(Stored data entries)
*** Begin section ***
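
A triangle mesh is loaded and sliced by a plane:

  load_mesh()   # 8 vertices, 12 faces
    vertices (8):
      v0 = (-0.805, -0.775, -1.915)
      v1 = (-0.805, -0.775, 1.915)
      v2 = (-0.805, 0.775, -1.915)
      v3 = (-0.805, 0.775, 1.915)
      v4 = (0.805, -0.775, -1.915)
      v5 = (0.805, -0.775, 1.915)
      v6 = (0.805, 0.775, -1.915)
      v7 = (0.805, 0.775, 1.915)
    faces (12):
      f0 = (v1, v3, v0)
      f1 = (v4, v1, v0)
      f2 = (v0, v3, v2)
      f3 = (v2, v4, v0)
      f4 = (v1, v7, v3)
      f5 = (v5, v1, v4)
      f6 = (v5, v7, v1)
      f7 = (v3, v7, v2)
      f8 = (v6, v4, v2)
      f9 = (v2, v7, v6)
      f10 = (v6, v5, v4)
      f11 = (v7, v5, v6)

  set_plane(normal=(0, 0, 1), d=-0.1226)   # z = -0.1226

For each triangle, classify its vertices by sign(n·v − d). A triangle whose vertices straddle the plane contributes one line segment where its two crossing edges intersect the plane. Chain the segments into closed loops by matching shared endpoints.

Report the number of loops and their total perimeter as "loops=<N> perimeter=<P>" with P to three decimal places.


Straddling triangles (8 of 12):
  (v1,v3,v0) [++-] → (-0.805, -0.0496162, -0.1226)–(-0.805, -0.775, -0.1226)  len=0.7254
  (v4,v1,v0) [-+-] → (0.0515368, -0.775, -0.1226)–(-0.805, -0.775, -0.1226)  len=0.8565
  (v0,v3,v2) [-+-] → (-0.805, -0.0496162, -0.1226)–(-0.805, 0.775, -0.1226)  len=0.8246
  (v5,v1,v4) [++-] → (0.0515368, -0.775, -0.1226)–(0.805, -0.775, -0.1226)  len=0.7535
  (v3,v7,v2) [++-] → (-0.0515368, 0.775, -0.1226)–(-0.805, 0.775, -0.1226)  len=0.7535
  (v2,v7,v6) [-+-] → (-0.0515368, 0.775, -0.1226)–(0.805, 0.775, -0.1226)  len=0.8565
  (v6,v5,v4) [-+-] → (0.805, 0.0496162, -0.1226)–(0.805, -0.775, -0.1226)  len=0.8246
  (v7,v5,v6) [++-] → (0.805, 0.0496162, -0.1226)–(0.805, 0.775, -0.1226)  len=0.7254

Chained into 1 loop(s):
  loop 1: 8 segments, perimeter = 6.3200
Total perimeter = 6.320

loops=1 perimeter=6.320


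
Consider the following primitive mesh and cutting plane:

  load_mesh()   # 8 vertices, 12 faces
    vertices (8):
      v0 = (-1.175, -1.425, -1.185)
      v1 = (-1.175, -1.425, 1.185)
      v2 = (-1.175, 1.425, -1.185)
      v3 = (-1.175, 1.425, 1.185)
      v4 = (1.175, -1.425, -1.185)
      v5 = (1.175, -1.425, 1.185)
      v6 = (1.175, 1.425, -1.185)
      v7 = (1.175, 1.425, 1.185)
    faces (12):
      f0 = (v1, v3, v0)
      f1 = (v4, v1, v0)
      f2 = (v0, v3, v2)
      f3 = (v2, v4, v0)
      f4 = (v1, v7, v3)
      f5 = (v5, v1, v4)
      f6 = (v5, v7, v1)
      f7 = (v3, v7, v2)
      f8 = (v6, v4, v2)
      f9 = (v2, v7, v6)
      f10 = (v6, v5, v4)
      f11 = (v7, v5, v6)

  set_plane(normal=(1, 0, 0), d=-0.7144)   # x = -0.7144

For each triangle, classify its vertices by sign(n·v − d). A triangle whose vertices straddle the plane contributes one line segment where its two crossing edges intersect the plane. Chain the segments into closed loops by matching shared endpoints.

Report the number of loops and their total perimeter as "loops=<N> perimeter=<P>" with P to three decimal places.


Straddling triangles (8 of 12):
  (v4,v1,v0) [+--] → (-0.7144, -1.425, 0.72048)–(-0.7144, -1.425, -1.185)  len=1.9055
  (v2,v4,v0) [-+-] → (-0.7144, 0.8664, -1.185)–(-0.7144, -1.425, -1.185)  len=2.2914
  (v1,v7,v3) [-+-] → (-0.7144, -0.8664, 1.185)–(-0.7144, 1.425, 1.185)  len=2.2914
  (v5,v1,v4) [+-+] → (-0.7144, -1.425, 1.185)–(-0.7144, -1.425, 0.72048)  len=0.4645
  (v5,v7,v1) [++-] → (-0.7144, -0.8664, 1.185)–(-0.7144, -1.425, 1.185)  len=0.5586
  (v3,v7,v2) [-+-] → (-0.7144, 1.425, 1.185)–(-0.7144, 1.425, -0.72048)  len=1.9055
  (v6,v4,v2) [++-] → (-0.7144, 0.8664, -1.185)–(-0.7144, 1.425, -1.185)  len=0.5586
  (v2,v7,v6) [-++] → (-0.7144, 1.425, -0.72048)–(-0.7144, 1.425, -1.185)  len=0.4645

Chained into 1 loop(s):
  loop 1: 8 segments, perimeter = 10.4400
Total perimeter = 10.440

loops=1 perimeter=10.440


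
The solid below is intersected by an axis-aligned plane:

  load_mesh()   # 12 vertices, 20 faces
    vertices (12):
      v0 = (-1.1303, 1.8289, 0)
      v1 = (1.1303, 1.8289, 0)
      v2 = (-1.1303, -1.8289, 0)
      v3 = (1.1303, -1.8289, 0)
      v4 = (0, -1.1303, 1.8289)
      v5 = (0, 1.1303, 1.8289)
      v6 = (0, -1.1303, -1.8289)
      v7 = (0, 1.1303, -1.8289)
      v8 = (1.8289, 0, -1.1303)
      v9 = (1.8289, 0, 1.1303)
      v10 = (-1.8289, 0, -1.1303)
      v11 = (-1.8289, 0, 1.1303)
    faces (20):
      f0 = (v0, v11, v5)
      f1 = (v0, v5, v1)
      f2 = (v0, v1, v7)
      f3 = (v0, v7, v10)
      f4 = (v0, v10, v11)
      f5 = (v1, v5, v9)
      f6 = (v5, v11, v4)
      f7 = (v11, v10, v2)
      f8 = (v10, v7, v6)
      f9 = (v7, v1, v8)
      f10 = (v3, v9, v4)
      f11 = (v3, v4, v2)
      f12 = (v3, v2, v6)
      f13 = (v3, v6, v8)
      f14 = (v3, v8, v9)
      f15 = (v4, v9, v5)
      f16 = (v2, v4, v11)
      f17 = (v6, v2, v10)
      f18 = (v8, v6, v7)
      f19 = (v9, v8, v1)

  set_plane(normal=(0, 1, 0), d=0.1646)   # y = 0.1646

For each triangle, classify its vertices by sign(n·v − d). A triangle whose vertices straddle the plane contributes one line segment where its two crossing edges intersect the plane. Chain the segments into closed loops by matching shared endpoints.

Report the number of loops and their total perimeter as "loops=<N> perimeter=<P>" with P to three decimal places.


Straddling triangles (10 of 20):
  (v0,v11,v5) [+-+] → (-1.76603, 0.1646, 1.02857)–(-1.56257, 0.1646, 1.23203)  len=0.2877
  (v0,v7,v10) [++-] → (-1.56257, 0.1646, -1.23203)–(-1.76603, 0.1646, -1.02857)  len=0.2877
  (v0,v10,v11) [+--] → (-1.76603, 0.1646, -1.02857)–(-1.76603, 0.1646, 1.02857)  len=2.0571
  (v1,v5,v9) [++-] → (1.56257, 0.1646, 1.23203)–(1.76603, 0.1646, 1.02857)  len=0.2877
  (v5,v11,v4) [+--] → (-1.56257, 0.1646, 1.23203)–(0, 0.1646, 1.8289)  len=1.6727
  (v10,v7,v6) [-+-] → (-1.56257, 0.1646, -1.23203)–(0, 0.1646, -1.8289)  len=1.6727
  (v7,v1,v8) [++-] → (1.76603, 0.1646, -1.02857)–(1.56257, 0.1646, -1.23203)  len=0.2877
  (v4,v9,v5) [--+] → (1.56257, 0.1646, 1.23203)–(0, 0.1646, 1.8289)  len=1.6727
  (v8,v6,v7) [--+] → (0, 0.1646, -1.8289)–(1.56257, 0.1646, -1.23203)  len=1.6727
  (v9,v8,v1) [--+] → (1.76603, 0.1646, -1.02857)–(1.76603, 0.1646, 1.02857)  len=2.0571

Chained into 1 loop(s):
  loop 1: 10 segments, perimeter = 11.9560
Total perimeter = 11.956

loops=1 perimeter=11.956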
*** End section ***
The reply should consist solely of the lines above from the one that has "vertices, 20 faces" through the one that has "f3 = (v0, v7, v10)", reproduced exactly.

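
  load_mesh()   # 12 vertices, 20 faces
    vertices (12):
      v0 = (-1.1303, 1.8289, 0)
      v1 = (1.1303, 1.8289, 0)
      v2 = (-1.1303, -1.8289, 0)
      v3 = (1.1303, -1.8289, 0)
      v4 = (0, -1.1303, 1.8289)
      v5 = (0, 1.1303, 1.8289)
      v6 = (0, -1.1303, -1.8289)
      v7 = (0, 1.1303, -1.8289)
      v8 = (1.8289, 0, -1.1303)
      v9 = (1.8289, 0, 1.1303)
      v10 = (-1.8289, 0, -1.1303)
      v11 = (-1.8289, 0, 1.1303)
    faces (20):
      f0 = (v0, v11, v5)
      f1 = (v0, v5, v1)
      f2 = (v0, v1, v7)
      f3 = (v0, v7, v10)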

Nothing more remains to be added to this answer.